The problem:
Down to the last line, reproduce the data below exactly.

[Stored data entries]
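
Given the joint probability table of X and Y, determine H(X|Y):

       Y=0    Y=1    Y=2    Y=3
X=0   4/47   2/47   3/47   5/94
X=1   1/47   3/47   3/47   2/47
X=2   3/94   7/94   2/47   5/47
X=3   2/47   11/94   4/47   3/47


H(X|Y) = Σ_y p(y) H(X|Y=y)
  p(Y=0) = 17/94, H(X|Y=0) = 1.8078
  p(Y=1) = 14/47, H(X|Y=1) = 1.9068
  p(Y=2) = 12/47, H(X|Y=2) = 1.9591
  p(Y=3) = 25/94, H(X|Y=3) = 1.9103
H(X|Y) = 0.1809×1.8078 + 0.2979×1.9068 + 0.2553×1.9591 + 0.2660×1.9103 = 1.9032 bits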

Task answer:
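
Given the joint probability table of X and Y, determine H(X|Y):

       Y=0    Y=1    Y=2    Y=3
X=0   4/47   2/47   3/47   5/94
X=1   1/47   3/47   3/47   2/47
X=2   3/94   7/94   2/47   5/47
X=3   2/47   11/94   4/47   3/47


H(X|Y) = Σ_y p(y) H(X|Y=y)
  p(Y=0) = 17/94, H(X|Y=0) = 1.8078
  p(Y=1) = 14/47, H(X|Y=1) = 1.9068
  p(Y=2) = 12/47, H(X|Y=2) = 1.9591
  p(Y=3) = 25/94, H(X|Y=3) = 1.9103
H(X|Y) = 0.1809×1.8078 + 0.2979×1.9068 + 0.2553×1.9591 + 0.2660×1.9103 = 1.9032 bits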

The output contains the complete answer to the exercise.